[Stored data entries]
# # #

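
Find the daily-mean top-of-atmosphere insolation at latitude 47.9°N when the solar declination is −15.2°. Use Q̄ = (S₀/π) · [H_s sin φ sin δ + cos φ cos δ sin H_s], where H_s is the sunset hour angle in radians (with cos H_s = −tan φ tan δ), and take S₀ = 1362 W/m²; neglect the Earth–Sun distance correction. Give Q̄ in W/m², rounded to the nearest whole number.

161 W/m²

cos H_s = −tan(47.9°) · tan(-15.2°) = 0.3007, so H_s = arccos(0.3007) = 72.50°. In radians, H_s = 1.2654.
H_s sin φ sin δ = 1.2654 × 0.7420 × -0.2622 = -0.2462.
cos φ cos δ sin H_s = 0.6704 × 0.9650 × 0.9537 = 0.6170.
Q̄ = (1362/π) × (-0.2462 + 0.6170) = 433.54 × 0.3708 = 160.76 W/m².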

# # #

◆ TASK OBJECTIVE
Output the records exactly, so that each line matches what was given.

◆ SOLVED PROBLEM
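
Find the daily-mean top-of-atmosphere insolation at latitude 47.9°N when the solar declination is −15.2°. Use Q̄ = (S₀/π) · [H_s sin φ sin δ + cos φ cos δ sin H_s], where H_s is the sunset hour angle in radians (with cos H_s = −tan φ tan δ), and take S₀ = 1362 W/m²; neglect the Earth–Sun distance correction. Give Q̄ in W/m², rounded to the nearest whole number.

161 W/m²

cos H_s = −tan(47.9°) · tan(-15.2°) = 0.3007, so H_s = arccos(0.3007) = 72.50°. In radians, H_s = 1.2654.
H_s sin φ sin δ = 1.2654 × 0.7420 × -0.2622 = -0.2462.
cos φ cos δ sin H_s = 0.6704 × 0.9650 × 0.9537 = 0.6170.
Q̄ = (1362/π) × (-0.2462 + 0.6170) = 433.54 × 0.3708 = 160.76 W/m².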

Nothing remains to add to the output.